▶ **About this exercise**
Within the entries below, find the portion that opens with the line containing "(2) a concentrated couple of 10" and closes with the line containing "-14 kN/m at x=L (positive = downward)". Retype that portion exactly and only.

▶ **Dataset entries**
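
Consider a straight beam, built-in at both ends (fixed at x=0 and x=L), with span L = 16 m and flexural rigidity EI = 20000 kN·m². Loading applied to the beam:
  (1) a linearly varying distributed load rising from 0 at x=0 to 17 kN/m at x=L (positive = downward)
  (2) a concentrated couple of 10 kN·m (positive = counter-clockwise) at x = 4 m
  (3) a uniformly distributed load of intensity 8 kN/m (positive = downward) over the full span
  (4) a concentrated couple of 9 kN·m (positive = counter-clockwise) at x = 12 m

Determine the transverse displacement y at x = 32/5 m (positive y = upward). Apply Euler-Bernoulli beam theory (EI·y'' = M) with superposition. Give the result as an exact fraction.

y(32/5) = -2472051/19531250 m

Load 1 — triangular load w₀=17 kN/m (0→w₀ over full span):
  y_1 = -w₀x²(L-x)²(x+2L)/(120LEI) = -17·(32/5)²·(16-(32/5))²·((32/5)+2·16)/(120·16·20000) = -626688/9765625 m
Load 2 — applied couple M₀=10 kN·m at a=4 m (b=L-a=12):
  y_2 = (R_Ax³/6 - M_Ax²/2 - M₀(x-a)²/2)/EI  [x>a] with R_A=45/64, M_A=-15/8 = ((45/64)·(32/5)³/6 - (-15/8)·(32/5)²/2 - 10·((32/5)-4)²/2)/20000 = 63/31250 m
Load 3 — uniform load w=8 kN/m over full span:
  y_3 = -wx²(L-x)²/(24EI) = -8·(32/5)²·(16-(32/5))²/(24·20000) = -24576/390625 m
Load 4 — applied couple M₀=9 kN·m at a=12 m (b=L-a=4):
  y_4 = (R_Ax³/6 - M_Ax²/2)/EI  [x≤a] with R_A=81/128, M_A=45/16 = ((81/128)·(32/5)³/6 - (45/16)·(32/5)²/2)/20000 = -117/78125 m
Superposition: y = Σ y_i = -2472051/19531250 m ≈ -0.126569 m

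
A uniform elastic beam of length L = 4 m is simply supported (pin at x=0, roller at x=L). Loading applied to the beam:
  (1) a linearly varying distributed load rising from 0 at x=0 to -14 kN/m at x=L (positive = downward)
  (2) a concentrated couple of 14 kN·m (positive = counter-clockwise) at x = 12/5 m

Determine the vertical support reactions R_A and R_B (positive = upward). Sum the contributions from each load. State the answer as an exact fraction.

Load 1 — triangular load w₀=-14 kN/m (0→w₀ over full span):
  R_A = w₀L/6 = (-14)·4/6 = -28/3 kN
  R_B = w₀L/3 = (-14)·4/3 = -56/3 kN
Load 2 — applied couple M₀=14 kN·m at a=12/5 m (b=L-a=8/5):
  R_A = M₀/L = 14/4 = 7/2 kN
  R_B = -M₀/L = -14/4 = -7/2 kN
Superposition: R_A = -35/6 kN, R_B = -133/6 kN

R_A = -35/6 kN, R_B = -133/6 kN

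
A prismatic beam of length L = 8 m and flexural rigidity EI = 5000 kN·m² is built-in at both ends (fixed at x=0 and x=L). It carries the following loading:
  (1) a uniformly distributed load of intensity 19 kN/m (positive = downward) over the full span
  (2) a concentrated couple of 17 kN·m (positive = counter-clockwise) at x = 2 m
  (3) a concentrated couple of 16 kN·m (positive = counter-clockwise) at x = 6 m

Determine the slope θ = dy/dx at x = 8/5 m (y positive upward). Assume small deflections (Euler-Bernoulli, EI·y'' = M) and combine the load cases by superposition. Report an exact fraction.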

▶ **Response for this exercise**
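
  (2) a concentrated couple of 10 kN·m (positive = counter-clockwise) at x = 4 m
  (3) a uniformly distributed load of intensity 8 kN/m (positive = downward) over the full span
  (4) a concentrated couple of 9 kN·m (positive = counter-clockwise) at x = 12 m

Determine the transverse displacement y at x = 32/5 m (positive y = upward). Apply Euler-Bernoulli beam theory (EI·y'' = M) with superposition. Give the result as an exact fraction.

y(32/5) = -2472051/19531250 m

Load 1 — triangular load w₀=17 kN/m (0→w₀ over full span):
  y_1 = -w₀x²(L-x)²(x+2L)/(120LEI) = -17·(32/5)²·(16-(32/5))²·((32/5)+2·16)/(120·16·20000) = -626688/9765625 m
Load 2 — applied couple M₀=10 kN·m at a=4 m (b=L-a=12):
  y_2 = (R_Ax³/6 - M_Ax²/2 - M₀(x-a)²/2)/EI  [x>a] with R_A=45/64, M_A=-15/8 = ((45/64)·(32/5)³/6 - (-15/8)·(32/5)²/2 - 10·((32/5)-4)²/2)/20000 = 63/31250 m
Load 3 — uniform load w=8 kN/m over full span:
  y_3 = -wx²(L-x)²/(24EI) = -8·(32/5)²·(16-(32/5))²/(24·20000) = -24576/390625 m
Load 4 — applied couple M₀=9 kN·m at a=12 m (b=L-a=4):
  y_4 = (R_Ax³/6 - M_Ax²/2)/EI  [x≤a] with R_A=81/128, M_A=45/16 = ((81/128)·(32/5)³/6 - (45/16)·(32/5)²/2)/20000 = -117/78125 m
Superposition: y = Σ y_i = -2472051/19531250 m ≈ -0.126569 m

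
A uniform elastic beam of length L = 4 m is simply supported (pin at x=0, roller at x=L). Loading applied to the beam:
  (1) a linearly varying distributed load rising from 0 at x=0 to -14 kN/m at x=L (positive = downward)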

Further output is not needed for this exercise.